[TASK INPUT — start]
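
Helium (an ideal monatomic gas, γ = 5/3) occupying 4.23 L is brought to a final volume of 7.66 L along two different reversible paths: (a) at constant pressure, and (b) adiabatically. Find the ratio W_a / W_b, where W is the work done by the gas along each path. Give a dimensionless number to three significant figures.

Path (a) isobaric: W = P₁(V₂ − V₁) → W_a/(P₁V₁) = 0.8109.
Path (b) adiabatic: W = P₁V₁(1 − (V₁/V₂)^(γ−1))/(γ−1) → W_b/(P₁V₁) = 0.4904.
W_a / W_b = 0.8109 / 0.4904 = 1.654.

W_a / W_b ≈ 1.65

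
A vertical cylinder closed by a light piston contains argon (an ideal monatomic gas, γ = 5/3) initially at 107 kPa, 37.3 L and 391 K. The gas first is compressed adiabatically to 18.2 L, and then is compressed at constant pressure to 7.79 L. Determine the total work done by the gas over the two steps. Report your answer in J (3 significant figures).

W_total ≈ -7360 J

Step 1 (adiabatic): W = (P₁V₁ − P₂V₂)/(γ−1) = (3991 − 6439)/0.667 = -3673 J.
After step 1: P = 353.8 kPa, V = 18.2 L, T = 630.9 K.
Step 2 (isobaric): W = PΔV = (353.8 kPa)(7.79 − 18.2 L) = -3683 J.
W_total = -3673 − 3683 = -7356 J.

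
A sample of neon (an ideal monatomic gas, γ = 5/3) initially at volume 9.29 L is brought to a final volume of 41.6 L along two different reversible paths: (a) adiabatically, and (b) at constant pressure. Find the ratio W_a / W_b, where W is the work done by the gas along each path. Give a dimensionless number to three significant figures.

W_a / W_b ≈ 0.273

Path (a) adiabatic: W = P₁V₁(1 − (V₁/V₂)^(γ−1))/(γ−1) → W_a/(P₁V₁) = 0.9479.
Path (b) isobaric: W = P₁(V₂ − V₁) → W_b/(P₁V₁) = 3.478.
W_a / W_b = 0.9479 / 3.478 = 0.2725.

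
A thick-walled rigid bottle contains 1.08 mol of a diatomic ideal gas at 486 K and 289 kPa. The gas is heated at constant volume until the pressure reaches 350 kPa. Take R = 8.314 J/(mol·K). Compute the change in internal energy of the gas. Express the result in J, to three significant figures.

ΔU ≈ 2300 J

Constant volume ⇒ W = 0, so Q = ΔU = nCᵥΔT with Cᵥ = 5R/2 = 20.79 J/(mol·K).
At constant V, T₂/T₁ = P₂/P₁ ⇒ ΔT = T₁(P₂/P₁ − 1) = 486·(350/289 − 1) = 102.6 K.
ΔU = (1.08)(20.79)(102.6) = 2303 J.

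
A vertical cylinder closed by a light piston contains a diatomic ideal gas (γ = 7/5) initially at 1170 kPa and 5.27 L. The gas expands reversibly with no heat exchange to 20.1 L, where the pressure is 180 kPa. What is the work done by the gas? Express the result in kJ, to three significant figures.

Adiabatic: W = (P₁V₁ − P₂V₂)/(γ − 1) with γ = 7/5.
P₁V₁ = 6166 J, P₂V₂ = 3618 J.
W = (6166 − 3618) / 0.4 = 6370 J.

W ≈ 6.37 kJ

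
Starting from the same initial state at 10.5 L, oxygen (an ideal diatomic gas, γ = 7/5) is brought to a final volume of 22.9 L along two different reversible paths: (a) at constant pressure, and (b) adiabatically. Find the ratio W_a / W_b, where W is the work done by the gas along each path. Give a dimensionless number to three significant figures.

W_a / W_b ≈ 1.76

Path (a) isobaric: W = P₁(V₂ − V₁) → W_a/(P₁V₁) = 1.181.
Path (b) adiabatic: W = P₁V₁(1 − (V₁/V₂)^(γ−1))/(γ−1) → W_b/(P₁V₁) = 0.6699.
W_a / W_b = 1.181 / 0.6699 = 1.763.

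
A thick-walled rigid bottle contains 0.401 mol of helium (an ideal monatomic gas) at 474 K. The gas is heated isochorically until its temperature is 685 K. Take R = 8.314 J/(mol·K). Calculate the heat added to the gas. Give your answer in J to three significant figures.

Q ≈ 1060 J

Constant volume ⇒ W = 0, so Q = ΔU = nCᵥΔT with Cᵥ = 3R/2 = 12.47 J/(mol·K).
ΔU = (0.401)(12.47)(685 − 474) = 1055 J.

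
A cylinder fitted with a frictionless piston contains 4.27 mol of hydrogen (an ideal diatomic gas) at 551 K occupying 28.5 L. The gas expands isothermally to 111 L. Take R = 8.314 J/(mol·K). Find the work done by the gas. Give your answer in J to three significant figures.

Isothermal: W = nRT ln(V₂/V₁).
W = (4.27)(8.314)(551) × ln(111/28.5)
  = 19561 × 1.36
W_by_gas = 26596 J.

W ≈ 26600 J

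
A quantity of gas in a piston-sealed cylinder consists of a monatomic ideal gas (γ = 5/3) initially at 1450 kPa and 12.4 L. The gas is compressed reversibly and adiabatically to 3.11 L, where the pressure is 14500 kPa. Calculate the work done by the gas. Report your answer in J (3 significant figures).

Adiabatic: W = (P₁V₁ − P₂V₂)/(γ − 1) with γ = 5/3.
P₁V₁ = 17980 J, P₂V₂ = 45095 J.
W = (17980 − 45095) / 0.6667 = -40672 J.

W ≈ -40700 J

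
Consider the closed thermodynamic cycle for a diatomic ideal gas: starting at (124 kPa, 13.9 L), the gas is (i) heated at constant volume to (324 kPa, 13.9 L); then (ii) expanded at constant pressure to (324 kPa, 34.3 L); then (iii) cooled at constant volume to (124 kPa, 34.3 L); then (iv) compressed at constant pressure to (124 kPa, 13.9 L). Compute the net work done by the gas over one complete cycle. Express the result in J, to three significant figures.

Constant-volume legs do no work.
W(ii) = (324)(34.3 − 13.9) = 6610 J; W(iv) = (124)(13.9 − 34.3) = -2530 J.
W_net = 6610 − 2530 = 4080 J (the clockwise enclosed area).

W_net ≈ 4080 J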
[TASK INPUT — finish]
GOAL OF THE EXERCISE:
Retype every record above exactly.

EXPECTED OUTPUT:
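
Helium (an ideal monatomic gas, γ = 5/3) occupying 4.23 L is brought to a final volume of 7.66 L along two different reversible paths: (a) at constant pressure, and (b) adiabatically. Find the ratio W_a / W_b, where W is the work done by the gas along each path. Give a dimensionless number to three significant figures.

Path (a) isobaric: W = P₁(V₂ − V₁) → W_a/(P₁V₁) = 0.8109.
Path (b) adiabatic: W = P₁V₁(1 − (V₁/V₂)^(γ−1))/(γ−1) → W_b/(P₁V₁) = 0.4904.
W_a / W_b = 0.8109 / 0.4904 = 1.654.

W_a / W_b ≈ 1.65

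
A vertical cylinder closed by a light piston contains argon (an ideal monatomic gas, γ = 5/3) initially at 107 kPa, 37.3 L and 391 K. The gas first is compressed adiabatically to 18.2 L, and then is compressed at constant pressure to 7.79 L. Determine the total work done by the gas over the two steps. Report your answer in J (3 significant figures).

W_total ≈ -7360 J

Step 1 (adiabatic): W = (P₁V₁ − P₂V₂)/(γ−1) = (3991 − 6439)/0.667 = -3673 J.
After step 1: P = 353.8 kPa, V = 18.2 L, T = 630.9 K.
Step 2 (isobaric): W = PΔV = (353.8 kPa)(7.79 − 18.2 L) = -3683 J.
W_total = -3673 − 3683 = -7356 J.

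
A sample of neon (an ideal monatomic gas, γ = 5/3) initially at volume 9.29 L is brought to a final volume of 41.6 L along two different reversible paths: (a) adiabatically, and (b) at constant pressure. Find the ratio W_a / W_b, where W is the work done by the gas along each path. Give a dimensionless number to three significant figures.

W_a / W_b ≈ 0.273

Path (a) adiabatic: W = P₁V₁(1 − (V₁/V₂)^(γ−1))/(γ−1) → W_a/(P₁V₁) = 0.9479.
Path (b) isobaric: W = P₁(V₂ − V₁) → W_b/(P₁V₁) = 3.478.
W_a / W_b = 0.9479 / 3.478 = 0.2725.

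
A thick-walled rigid bottle contains 1.08 mol of a diatomic ideal gas at 486 K and 289 kPa. The gas is heated at constant volume until the pressure reaches 350 kPa. Take R = 8.314 J/(mol·K). Compute the change in internal energy of the gas. Express the result in J, to three significant figures.

ΔU ≈ 2300 J

Constant volume ⇒ W = 0, so Q = ΔU = nCᵥΔT with Cᵥ = 5R/2 = 20.79 J/(mol·K).
At constant V, T₂/T₁ = P₂/P₁ ⇒ ΔT = T₁(P₂/P₁ − 1) = 486·(350/289 − 1) = 102.6 K.
ΔU = (1.08)(20.79)(102.6) = 2303 J.

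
A vertical cylinder closed by a light piston contains a diatomic ideal gas (γ = 7/5) initially at 1170 kPa and 5.27 L. The gas expands reversibly with no heat exchange to 20.1 L, where the pressure is 180 kPa. What is the work done by the gas? Express the result in kJ, to three significant figures.

Adiabatic: W = (P₁V₁ − P₂V₂)/(γ − 1) with γ = 7/5.
P₁V₁ = 6166 J, P₂V₂ = 3618 J.
W = (6166 − 3618) / 0.4 = 6370 J.

W ≈ 6.37 kJ

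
Starting from the same initial state at 10.5 L, oxygen (an ideal diatomic gas, γ = 7/5) is brought to a final volume of 22.9 L along two different reversible paths: (a) at constant pressure, and (b) adiabatically. Find the ratio W_a / W_b, where W is the work done by the gas along each path. Give a dimensionless number to three significant figures.

W_a / W_b ≈ 1.76

Path (a) isobaric: W = P₁(V₂ − V₁) → W_a/(P₁V₁) = 1.181.
Path (b) adiabatic: W = P₁V₁(1 − (V₁/V₂)^(γ−1))/(γ−1) → W_b/(P₁V₁) = 0.6699.
W_a / W_b = 1.181 / 0.6699 = 1.763.

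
A thick-walled rigid bottle contains 0.401 mol of helium (an ideal monatomic gas) at 474 K. The gas is heated isochorically until its temperature is 685 K. Take R = 8.314 J/(mol·K). Calculate the heat added to the gas. Give your answer in J to three significant figures.

Q ≈ 1060 J

Constant volume ⇒ W = 0, so Q = ΔU = nCᵥΔT with Cᵥ = 3R/2 = 12.47 J/(mol·K).
ΔU = (0.401)(12.47)(685 − 474) = 1055 J.

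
A cylinder fitted with a frictionless piston contains 4.27 mol of hydrogen (an ideal diatomic gas) at 551 K occupying 28.5 L. The gas expands isothermally to 111 L. Take R = 8.314 J/(mol·K). Find the work done by the gas. Give your answer in J to three significant figures.

Isothermal: W = nRT ln(V₂/V₁).
W = (4.27)(8.314)(551) × ln(111/28.5)
  = 19561 × 1.36
W_by_gas = 26596 J.

W ≈ 26600 J

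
A quantity of gas in a piston-sealed cylinder consists of a monatomic ideal gas (γ = 5/3) initially at 1450 kPa and 12.4 L. The gas is compressed reversibly and adiabatically to 3.11 L, where the pressure is 14500 kPa. Calculate the work done by the gas. Report your answer in J (3 significant figures).

Adiabatic: W = (P₁V₁ − P₂V₂)/(γ − 1) with γ = 5/3.
P₁V₁ = 17980 J, P₂V₂ = 45095 J.
W = (17980 − 45095) / 0.6667 = -40672 J.

W ≈ -40700 J

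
Consider the closed thermodynamic cycle for a diatomic ideal gas: starting at (124 kPa, 13.9 L), the gas is (i) heated at constant volume to (324 kPa, 13.9 L); then (ii) expanded at constant pressure to (324 kPa, 34.3 L); then (iii) cooled at constant volume to (124 kPa, 34.3 L); then (iv) compressed at constant pressure to (124 kPa, 13.9 L). Compute the net work done by the gas over one complete cycle. Express the result in J, to three significant figures.

Constant-volume legs do no work.
W(ii) = (324)(34.3 − 13.9) = 6610 J; W(iv) = (124)(13.9 − 34.3) = -2530 J.
W_net = 6610 − 2530 = 4080 J (the clockwise enclosed area).

W_net ≈ 4080 J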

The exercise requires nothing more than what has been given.